Listed records:
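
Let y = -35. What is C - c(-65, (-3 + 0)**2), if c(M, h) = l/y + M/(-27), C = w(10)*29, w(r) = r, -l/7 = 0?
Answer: 7765/27 ≈ 287.59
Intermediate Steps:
l = 0 (l = -7*0 = 0)
C = 290 (C = 10*29 = 290)
c(M, h) = -M/27 (c(M, h) = 0/(-35) + M/(-27) = 0*(-1/35) + M*(-1/27) = 0 - M/27 = -M/27)
C - c(-65, (-3 + 0)**2) = 290 - (-1)*(-65)/27 = 290 - 1*65/27 = 290 - 65/27 = 7765/27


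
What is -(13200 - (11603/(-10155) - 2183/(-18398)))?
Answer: -2466369611629/186831690 ≈ -13201.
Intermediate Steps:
-(13200 - (11603/(-10155) - 2183/(-18398))) = -(13200 - (11603*(-1/10155) - 2183*(-1/18398))) = -(13200 - (-11603/10155 + 2183/18398)) = -(13200 - 1*(-191303629/186831690)) = -(13200 + 191303629/186831690) = -1*2466369611629/186831690 = -2466369611629/186831690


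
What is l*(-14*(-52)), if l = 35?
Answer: 25480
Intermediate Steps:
l*(-14*(-52)) = 35*(-14*(-52)) = 35*728 = 25480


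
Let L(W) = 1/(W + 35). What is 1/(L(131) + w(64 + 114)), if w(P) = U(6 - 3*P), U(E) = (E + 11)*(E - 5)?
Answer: 166/45743127 ≈ 3.6290e-6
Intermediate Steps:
L(W) = 1/(35 + W)
U(E) = (-5 + E)*(11 + E) (U(E) = (11 + E)*(-5 + E) = (-5 + E)*(11 + E))
w(P) = -19 + (6 - 3*P)² - 18*P (w(P) = -55 + (6 - 3*P)² + 6*(6 - 3*P) = -55 + (6 - 3*P)² + (36 - 18*P) = -19 + (6 - 3*P)² - 18*P)
1/(L(131) + w(64 + 114)) = 1/(1/(35 + 131) + (17 - 54*(64 + 114) + 9*(64 + 114)²)) = 1/(1/166 + (17 - 54*178 + 9*178²)) = 1/(1/166 + (17 - 9612 + 9*31684)) = 1/(1/166 + (17 - 9612 + 285156)) = 1/(1/166 + 275561) = 1/(45743127/166) = 166/45743127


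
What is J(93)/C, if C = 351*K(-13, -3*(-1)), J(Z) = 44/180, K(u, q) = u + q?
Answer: -11/157950 ≈ -6.9642e-5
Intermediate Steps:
K(u, q) = q + u
J(Z) = 11/45 (J(Z) = 44*(1/180) = 11/45)
C = -3510 (C = 351*(-3*(-1) - 13) = 351*(3 - 13) = 351*(-10) = -3510)
J(93)/C = (11/45)/(-3510) = (11/45)*(-1/3510) = -11/157950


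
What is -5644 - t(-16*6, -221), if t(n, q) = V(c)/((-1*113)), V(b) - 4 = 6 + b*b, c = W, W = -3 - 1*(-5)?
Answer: -637758/113 ≈ -5643.9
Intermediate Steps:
W = 2 (W = -3 + 5 = 2)
c = 2
V(b) = 10 + b² (V(b) = 4 + (6 + b*b) = 4 + (6 + b²) = 10 + b²)
t(n, q) = -14/113 (t(n, q) = (10 + 2²)/((-1*113)) = (10 + 4)/(-113) = 14*(-1/113) = -14/113)
-5644 - t(-16*6, -221) = -5644 - 1*(-14/113) = -5644 + 14/113 = -637758/113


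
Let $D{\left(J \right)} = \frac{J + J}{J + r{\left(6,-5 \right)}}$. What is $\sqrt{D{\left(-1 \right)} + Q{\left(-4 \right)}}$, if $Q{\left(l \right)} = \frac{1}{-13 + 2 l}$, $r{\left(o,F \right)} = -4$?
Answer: $\frac{\sqrt{3885}}{105} \approx 0.59362$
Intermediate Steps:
$D{\left(J \right)} = \frac{2 J}{-4 + J}$ ($D{\left(J \right)} = \frac{J + J}{J - 4} = \frac{2 J}{-4 + J}$)
$\sqrt{D{\left(-1 \right)} + Q{\left(-4 \right)}} = \sqrt{2 \left(-1\right) \frac{1}{-4 - 1} + \frac{1}{-13 + 2 \left(-4\right)}} = \sqrt{2 \left(-1\right) \frac{1}{-5} + \frac{1}{-13 - 8}} = \sqrt{2 \left(-1\right) \left(- \frac{1}{5}\right) + \frac{1}{-21}} = \sqrt{\frac{2}{5} - \frac{1}{21}} = \sqrt{\frac{37}{105}} = \frac{\sqrt{3885}}{105}$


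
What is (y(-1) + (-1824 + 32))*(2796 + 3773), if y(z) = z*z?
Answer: -11765079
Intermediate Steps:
y(z) = z²
(y(-1) + (-1824 + 32))*(2796 + 3773) = ((-1)² + (-1824 + 32))*(2796 + 3773) = (1 - 1792)*6569 = -1791*6569 = -11765079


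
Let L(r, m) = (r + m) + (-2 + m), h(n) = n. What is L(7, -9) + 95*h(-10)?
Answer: -963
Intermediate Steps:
L(r, m) = -2 + r + 2*m (L(r, m) = (m + r) + (-2 + m) = -2 + r + 2*m)
L(7, -9) + 95*h(-10) = (-2 + 7 + 2*(-9)) + 95*(-10) = (-2 + 7 - 18) - 950 = -13 - 950 = -963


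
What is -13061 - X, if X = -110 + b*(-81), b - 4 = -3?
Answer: -12870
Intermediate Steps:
b = 1 (b = 4 - 3 = 1)
X = -191 (X = -110 + 1*(-81) = -110 - 81 = -191)
-13061 - X = -13061 - 1*(-191) = -13061 + 191 = -12870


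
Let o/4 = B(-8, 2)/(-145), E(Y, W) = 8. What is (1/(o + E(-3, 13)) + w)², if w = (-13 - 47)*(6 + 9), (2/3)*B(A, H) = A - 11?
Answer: 1314359067025/1623076 ≈ 8.0980e+5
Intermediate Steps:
B(A, H) = -33/2 + 3*A/2 (B(A, H) = 3*(A - 11)/2 = 3*(-11 + A)/2 = -33/2 + 3*A/2)
w = -900 (w = -60*15 = -900)
o = 114/145 (o = 4*((-33/2 + (3/2)*(-8))/(-145)) = 4*((-33/2 - 12)*(-1/145)) = 4*(-57/2*(-1/145)) = 4*(57/290) = 114/145 ≈ 0.78621)
(1/(o + E(-3, 13)) + w)² = (1/(114/145 + 8) - 900)² = (1/(1274/145) - 900)² = (145/1274 - 900)² = (-1146455/1274)² = 1314359067025/1623076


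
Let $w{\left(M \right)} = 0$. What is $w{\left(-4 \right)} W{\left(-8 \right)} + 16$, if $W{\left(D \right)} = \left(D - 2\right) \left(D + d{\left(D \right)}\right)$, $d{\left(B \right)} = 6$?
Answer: $16$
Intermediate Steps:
$W{\left(D \right)} = \left(-2 + D\right) \left(6 + D\right)$ ($W{\left(D \right)} = \left(D - 2\right) \left(D + 6\right) = \left(-2 + D\right) \left(6 + D\right)$)
$w{\left(-4 \right)} W{\left(-8 \right)} + 16 = 0 \left(-12 + \left(-8\right)^{2} + 4 \left(-8\right)\right) + 16 = 0 \left(-12 + 64 - 32\right) + 16 = 0 \cdot 20 + 16 = 0 + 16 = 16$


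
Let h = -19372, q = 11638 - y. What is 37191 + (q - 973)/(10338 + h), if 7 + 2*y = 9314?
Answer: 671954965/18068 ≈ 37190.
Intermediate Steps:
y = 9307/2 (y = -7/2 + (1/2)*9314 = -7/2 + 4657 = 9307/2 ≈ 4653.5)
q = 13969/2 (q = 11638 - 1*9307/2 = 11638 - 9307/2 = 13969/2 ≈ 6984.5)
37191 + (q - 973)/(10338 + h) = 37191 + (13969/2 - 973)/(10338 - 19372) = 37191 + (12023/2)/(-9034) = 37191 + (12023/2)*(-1/9034) = 37191 - 12023/18068 = 671954965/18068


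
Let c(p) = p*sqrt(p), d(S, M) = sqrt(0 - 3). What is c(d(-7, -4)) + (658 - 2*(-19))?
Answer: 696 + 3**(3/4)*I**(3/2) ≈ 694.39 + 1.6119*I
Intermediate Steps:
d(S, M) = I*sqrt(3) (d(S, M) = sqrt(-3) = I*sqrt(3))
c(p) = p**(3/2)
c(d(-7, -4)) + (658 - 2*(-19)) = (I*sqrt(3))**(3/2) + (658 - 2*(-19)) = 3**(3/4)*I**(3/2) + (658 + 38) = 3**(3/4)*I**(3/2) + 696 = 696 + 3**(3/4)*I**(3/2)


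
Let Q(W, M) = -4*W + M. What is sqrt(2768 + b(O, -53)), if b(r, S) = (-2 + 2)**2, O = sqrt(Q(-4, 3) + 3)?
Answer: 4*sqrt(173) ≈ 52.612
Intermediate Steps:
Q(W, M) = M - 4*W
O = sqrt(22) (O = sqrt((3 - 4*(-4)) + 3) = sqrt((3 + 16) + 3) = sqrt(19 + 3) = sqrt(22) ≈ 4.6904)
b(r, S) = 0 (b(r, S) = 0**2 = 0)
sqrt(2768 + b(O, -53)) = sqrt(2768 + 0) = sqrt(2768) = 4*sqrt(173)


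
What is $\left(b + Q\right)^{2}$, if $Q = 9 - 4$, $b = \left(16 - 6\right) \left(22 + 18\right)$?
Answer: $164025$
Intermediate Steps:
$b = 400$ ($b = 10 \cdot 40 = 400$)
$Q = 5$ ($Q = 9 - 4 = 5$)
$\left(b + Q\right)^{2} = \left(400 + 5\right)^{2} = 405^{2} = 164025$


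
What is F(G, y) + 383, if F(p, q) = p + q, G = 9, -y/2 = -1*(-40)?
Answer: 312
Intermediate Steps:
y = -80 (y = -(-2)*(-40) = -2*40 = -80)
F(G, y) + 383 = (9 - 80) + 383 = -71 + 383 = 312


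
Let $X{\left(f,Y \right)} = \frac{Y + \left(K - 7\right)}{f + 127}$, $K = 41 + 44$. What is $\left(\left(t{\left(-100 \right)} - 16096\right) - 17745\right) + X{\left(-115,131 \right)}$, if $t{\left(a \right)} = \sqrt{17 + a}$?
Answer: $- \frac{405883}{12} + i \sqrt{83} \approx -33824.0 + 9.1104 i$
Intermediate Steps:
$K = 85$
$X{\left(f,Y \right)} = \frac{78 + Y}{127 + f}$ ($X{\left(f,Y \right)} = \frac{Y + \left(85 - 7\right)}{f + 127} = \frac{Y + \left(85 - 7\right)}{127 + f} = \frac{Y + 78}{127 + f} = \frac{78 + Y}{127 + f}$)
$\left(\left(t{\left(-100 \right)} - 16096\right) - 17745\right) + X{\left(-115,131 \right)} = \left(\left(\sqrt{17 - 100} - 16096\right) - 17745\right) + \frac{78 + 131}{127 - 115} = \left(\left(\sqrt{-83} - 16096\right) - 17745\right) + \frac{1}{12} \cdot 209 = \left(\left(i \sqrt{83} - 16096\right) - 17745\right) + \frac{1}{12} \cdot 209 = \left(\left(-16096 + i \sqrt{83}\right) - 17745\right) + \frac{209}{12} = \left(-33841 + i \sqrt{83}\right) + \frac{209}{12} = - \frac{405883}{12} + i \sqrt{83}$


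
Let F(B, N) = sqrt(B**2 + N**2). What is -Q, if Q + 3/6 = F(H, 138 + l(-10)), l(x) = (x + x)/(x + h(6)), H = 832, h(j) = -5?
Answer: 1/2 - 2*sqrt(1601185)/3 ≈ -843.09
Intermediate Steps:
l(x) = 2*x/(-5 + x) (l(x) = (x + x)/(x - 5) = (2*x)/(-5 + x) = 2*x/(-5 + x))
Q = -1/2 + 2*sqrt(1601185)/3 (Q = -1/2 + sqrt(832**2 + (138 + 2*(-10)/(-5 - 10))**2) = -1/2 + sqrt(692224 + (138 + 2*(-10)/(-15))**2) = -1/2 + sqrt(692224 + (138 + 2*(-10)*(-1/15))**2) = -1/2 + sqrt(692224 + (138 + 4/3)**2) = -1/2 + sqrt(692224 + (418/3)**2) = -1/2 + sqrt(692224 + 174724/9) = -1/2 + sqrt(6404740/9) = -1/2 + 2*sqrt(1601185)/3 ≈ 843.09)
-Q = -(-1/2 + 2*sqrt(1601185)/3) = 1/2 - 2*sqrt(1601185)/3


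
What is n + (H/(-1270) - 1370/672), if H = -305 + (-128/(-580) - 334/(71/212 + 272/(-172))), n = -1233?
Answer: -434154570906853/351539403600 ≈ -1235.0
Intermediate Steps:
H = -60677179/1647635 (H = -305 + (-128*(-1/580) - 334/(71*(1/212) + 272*(-1/172))) = -305 + (32/145 - 334/(71/212 - 68/43)) = -305 + (32/145 - 334/(-11363/9116)) = -305 + (32/145 - 334*(-9116/11363)) = -305 + (32/145 + 3044744/11363) = -305 + 441851496/1647635 = -60677179/1647635 ≈ -36.827)
n + (H/(-1270) - 1370/672) = -1233 + (-60677179/1647635/(-1270) - 1370/672) = -1233 + (-60677179/1647635*(-1/1270) - 1370*1/672) = -1233 + (60677179/2092496450 - 685/336) = -1233 - 706486268053/351539403600 = -434154570906853/351539403600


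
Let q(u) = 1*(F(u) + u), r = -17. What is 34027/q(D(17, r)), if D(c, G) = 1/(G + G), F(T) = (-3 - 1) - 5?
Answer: -1156918/307 ≈ -3768.5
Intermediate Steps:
F(T) = -9 (F(T) = -4 - 5 = -9)
D(c, G) = 1/(2*G)
q(u) = -9 + u (q(u) = 1*(-9 + u) = -9 + u)
34027/q(D(17, r)) = 34027/(-9 + (½)/(-17)) = 34027/(-9 + (½)*(-1/17)) = 34027/(-9 - 1/34) = 34027/(-307/34) = 34027*(-34/307) = -1156918/307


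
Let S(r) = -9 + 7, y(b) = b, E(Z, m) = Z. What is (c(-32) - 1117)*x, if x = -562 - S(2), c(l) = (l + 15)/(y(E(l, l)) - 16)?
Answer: 1875965/3 ≈ 6.2532e+5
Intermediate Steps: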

What is required: From the records above, copy only the lines starting with the line that holds "Answer: $16$" and going on through the line that holds "Answer: 4*sqrt(173) ≈ 52.612", exactly as written.

Answer for the task:
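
Answer: $16$
Intermediate Steps:
$W{\left(D \right)} = \left(-2 + D\right) \left(6 + D\right)$ ($W{\left(D \right)} = \left(D - 2\right) \left(D + 6\right) = \left(-2 + D\right) \left(6 + D\right)$)
$w{\left(-4 \right)} W{\left(-8 \right)} + 16 = 0 \left(-12 + \left(-8\right)^{2} + 4 \left(-8\right)\right) + 16 = 0 \left(-12 + 64 - 32\right) + 16 = 0 \cdot 20 + 16 = 0 + 16 = 16$


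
Let h = -19372, q = 11638 - y. What is 37191 + (q - 973)/(10338 + h), if 7 + 2*y = 9314?
Answer: 671954965/18068 ≈ 37190.
Intermediate Steps:
y = 9307/2 (y = -7/2 + (1/2)*9314 = -7/2 + 4657 = 9307/2 ≈ 4653.5)
q = 13969/2 (q = 11638 - 1*9307/2 = 11638 - 9307/2 = 13969/2 ≈ 6984.5)
37191 + (q - 973)/(10338 + h) = 37191 + (13969/2 - 973)/(10338 - 19372) = 37191 + (12023/2)/(-9034) = 37191 + (12023/2)*(-1/9034) = 37191 - 12023/18068 = 671954965/18068


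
Let c(p) = p*sqrt(p), d(S, M) = sqrt(0 - 3). What is c(d(-7, -4)) + (658 - 2*(-19))?
Answer: 696 + 3**(3/4)*I**(3/2) ≈ 694.39 + 1.6119*I
Intermediate Steps:
d(S, M) = I*sqrt(3) (d(S, M) = sqrt(-3) = I*sqrt(3))
c(p) = p**(3/2)
c(d(-7, -4)) + (658 - 2*(-19)) = (I*sqrt(3))**(3/2) + (658 - 2*(-19)) = 3**(3/4)*I**(3/2) + (658 + 38) = 3**(3/4)*I**(3/2) + 696 = 696 + 3**(3/4)*I**(3/2)


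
Let Q(W, M) = -4*W + M. What is sqrt(2768 + b(O, -53)), if b(r, S) = (-2 + 2)**2, O = sqrt(Q(-4, 3) + 3)?
Answer: 4*sqrt(173) ≈ 52.612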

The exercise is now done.